> [WHAT IS BEING ASKED]
Report only how many lines below include "existing".

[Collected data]

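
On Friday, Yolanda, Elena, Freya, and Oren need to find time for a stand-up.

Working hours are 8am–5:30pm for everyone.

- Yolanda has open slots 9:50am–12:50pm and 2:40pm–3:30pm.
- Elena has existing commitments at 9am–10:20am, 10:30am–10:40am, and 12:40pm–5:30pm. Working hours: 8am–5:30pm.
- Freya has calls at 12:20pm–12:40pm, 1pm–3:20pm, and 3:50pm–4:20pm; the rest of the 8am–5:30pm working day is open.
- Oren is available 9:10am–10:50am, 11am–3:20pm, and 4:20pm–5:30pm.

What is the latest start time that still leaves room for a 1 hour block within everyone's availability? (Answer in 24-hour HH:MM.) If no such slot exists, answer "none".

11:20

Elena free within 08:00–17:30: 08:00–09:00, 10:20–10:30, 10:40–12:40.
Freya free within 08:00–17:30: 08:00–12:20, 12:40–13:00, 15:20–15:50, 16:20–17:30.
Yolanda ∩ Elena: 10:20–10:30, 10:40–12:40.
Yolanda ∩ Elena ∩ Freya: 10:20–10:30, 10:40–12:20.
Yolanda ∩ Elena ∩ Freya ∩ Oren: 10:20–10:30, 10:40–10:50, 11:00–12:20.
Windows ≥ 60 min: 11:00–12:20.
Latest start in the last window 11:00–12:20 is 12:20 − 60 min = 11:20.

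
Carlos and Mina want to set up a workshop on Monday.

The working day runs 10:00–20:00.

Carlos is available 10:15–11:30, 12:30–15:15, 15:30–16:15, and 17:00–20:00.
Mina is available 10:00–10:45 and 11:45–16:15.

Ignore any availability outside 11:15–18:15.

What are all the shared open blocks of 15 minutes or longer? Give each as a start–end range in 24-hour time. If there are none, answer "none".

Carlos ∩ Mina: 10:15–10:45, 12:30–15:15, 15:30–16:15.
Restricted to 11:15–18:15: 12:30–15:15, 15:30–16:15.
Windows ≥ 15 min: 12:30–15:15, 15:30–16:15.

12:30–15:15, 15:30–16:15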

---

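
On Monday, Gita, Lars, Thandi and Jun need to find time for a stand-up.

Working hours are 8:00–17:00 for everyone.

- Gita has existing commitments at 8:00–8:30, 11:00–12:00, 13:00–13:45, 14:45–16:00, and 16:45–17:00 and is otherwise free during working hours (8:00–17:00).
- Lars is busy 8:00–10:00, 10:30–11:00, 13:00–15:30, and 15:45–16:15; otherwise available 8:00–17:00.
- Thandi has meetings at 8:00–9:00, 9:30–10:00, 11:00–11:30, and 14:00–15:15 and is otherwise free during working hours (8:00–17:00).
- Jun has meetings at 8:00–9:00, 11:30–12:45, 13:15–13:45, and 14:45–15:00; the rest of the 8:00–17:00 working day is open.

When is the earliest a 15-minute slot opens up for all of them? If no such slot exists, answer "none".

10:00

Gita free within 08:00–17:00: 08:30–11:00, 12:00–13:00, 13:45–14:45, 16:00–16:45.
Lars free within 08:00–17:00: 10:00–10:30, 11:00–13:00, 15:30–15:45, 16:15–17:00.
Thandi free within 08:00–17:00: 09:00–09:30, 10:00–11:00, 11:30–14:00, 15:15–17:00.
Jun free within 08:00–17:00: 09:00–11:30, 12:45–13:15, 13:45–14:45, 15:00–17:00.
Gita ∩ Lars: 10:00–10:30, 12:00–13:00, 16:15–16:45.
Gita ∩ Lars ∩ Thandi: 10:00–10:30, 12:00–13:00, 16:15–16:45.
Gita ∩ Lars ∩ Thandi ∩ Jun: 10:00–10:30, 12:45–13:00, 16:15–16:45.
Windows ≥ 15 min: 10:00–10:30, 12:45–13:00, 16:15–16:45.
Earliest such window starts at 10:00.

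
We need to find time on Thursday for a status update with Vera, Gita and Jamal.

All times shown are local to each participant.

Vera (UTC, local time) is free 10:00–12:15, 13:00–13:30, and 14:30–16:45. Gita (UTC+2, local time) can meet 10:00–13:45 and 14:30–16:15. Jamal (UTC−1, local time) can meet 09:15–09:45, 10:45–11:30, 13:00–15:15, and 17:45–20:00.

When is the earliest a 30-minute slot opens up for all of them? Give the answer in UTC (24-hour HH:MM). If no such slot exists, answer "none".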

---

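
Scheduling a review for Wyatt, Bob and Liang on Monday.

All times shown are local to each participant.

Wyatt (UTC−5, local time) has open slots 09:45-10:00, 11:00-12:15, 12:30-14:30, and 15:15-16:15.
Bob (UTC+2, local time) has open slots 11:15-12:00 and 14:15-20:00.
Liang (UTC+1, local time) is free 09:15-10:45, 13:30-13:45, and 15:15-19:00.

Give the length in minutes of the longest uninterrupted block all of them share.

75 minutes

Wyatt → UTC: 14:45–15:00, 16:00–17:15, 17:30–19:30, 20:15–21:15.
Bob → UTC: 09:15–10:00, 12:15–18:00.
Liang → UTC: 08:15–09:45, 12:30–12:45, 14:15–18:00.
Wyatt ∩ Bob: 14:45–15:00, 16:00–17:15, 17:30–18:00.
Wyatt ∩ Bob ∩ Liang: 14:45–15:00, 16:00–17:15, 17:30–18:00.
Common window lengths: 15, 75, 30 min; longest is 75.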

> [EXERCISE RESPONSE]
2